§ Data records

------------------------------------------------------------------------

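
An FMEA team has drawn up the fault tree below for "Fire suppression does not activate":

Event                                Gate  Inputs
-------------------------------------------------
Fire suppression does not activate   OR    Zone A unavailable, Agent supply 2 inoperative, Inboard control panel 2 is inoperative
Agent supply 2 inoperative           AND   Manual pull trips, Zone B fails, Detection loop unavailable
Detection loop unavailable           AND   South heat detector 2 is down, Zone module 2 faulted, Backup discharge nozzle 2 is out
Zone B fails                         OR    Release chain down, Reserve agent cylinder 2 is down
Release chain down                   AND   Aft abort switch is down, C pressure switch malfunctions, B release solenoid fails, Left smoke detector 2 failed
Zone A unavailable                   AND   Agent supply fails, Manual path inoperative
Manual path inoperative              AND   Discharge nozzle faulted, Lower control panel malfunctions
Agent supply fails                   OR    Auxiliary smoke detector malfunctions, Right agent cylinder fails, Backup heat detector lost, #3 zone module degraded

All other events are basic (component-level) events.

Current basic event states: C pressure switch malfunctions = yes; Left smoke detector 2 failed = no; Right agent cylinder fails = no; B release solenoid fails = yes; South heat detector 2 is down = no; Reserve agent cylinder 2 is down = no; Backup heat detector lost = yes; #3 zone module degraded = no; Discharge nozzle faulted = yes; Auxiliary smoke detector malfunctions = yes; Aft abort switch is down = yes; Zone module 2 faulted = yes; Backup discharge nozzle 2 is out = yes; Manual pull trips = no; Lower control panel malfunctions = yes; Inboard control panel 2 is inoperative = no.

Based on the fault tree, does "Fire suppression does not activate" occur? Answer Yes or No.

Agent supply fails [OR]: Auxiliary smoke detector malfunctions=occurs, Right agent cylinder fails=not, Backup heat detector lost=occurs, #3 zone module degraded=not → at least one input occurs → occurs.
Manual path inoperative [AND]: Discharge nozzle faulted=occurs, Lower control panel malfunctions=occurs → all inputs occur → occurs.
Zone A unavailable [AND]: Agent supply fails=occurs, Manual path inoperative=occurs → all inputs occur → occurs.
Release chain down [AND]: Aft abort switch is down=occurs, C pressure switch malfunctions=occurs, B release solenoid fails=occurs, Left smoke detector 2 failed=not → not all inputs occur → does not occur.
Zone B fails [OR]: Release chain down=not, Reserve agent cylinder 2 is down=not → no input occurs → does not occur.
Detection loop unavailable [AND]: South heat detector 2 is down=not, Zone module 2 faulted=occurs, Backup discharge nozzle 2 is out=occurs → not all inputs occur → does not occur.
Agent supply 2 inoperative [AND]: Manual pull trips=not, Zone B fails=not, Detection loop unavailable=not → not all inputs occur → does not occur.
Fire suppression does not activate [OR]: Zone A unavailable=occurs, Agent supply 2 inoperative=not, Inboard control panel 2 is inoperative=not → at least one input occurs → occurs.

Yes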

------------------------------------------------------------------------

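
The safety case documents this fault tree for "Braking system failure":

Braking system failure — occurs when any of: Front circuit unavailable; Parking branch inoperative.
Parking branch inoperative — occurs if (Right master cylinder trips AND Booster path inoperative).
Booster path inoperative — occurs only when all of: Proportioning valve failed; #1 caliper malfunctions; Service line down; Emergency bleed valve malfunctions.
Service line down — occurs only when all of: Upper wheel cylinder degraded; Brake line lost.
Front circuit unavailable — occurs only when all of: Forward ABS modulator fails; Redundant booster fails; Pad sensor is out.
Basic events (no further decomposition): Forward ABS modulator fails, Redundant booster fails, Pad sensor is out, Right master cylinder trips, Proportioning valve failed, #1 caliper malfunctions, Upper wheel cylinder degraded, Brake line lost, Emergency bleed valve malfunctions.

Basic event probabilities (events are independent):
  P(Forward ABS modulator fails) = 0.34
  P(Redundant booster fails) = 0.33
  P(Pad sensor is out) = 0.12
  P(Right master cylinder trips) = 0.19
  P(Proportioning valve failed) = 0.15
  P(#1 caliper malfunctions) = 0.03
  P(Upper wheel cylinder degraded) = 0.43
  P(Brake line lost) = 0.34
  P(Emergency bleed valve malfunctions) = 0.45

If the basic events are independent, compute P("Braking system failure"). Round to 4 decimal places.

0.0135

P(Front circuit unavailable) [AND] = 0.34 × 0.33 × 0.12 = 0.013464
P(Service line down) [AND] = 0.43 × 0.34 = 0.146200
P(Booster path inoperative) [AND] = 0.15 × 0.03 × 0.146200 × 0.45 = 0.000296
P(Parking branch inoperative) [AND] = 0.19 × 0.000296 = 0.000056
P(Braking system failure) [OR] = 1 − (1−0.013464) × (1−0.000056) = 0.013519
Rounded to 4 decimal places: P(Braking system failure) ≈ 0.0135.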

------------------------------------------------------------------------

§ Assignment
From the material above, copy exactly the lines between the line holding "An FMEA team" and the line holding "All other events", inclusive, and only those.

§ Written response
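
An FMEA team has drawn up the fault tree below for "Fire suppression does not activate":

Event                                Gate  Inputs
-------------------------------------------------
Fire suppression does not activate   OR    Zone A unavailable, Agent supply 2 inoperative, Inboard control panel 2 is inoperative
Agent supply 2 inoperative           AND   Manual pull trips, Zone B fails, Detection loop unavailable
Detection loop unavailable           AND   South heat detector 2 is down, Zone module 2 faulted, Backup discharge nozzle 2 is out
Zone B fails                         OR    Release chain down, Reserve agent cylinder 2 is down
Release chain down                   AND   Aft abort switch is down, C pressure switch malfunctions, B release solenoid fails, Left smoke detector 2 failed
Zone A unavailable                   AND   Agent supply fails, Manual path inoperative
Manual path inoperative              AND   Discharge nozzle faulted, Lower control panel malfunctions
Agent supply fails                   OR    Auxiliary smoke detector malfunctions, Right agent cylinder fails, Backup heat detector lost, #3 zone module degraded

All other events are basic (component-level) events.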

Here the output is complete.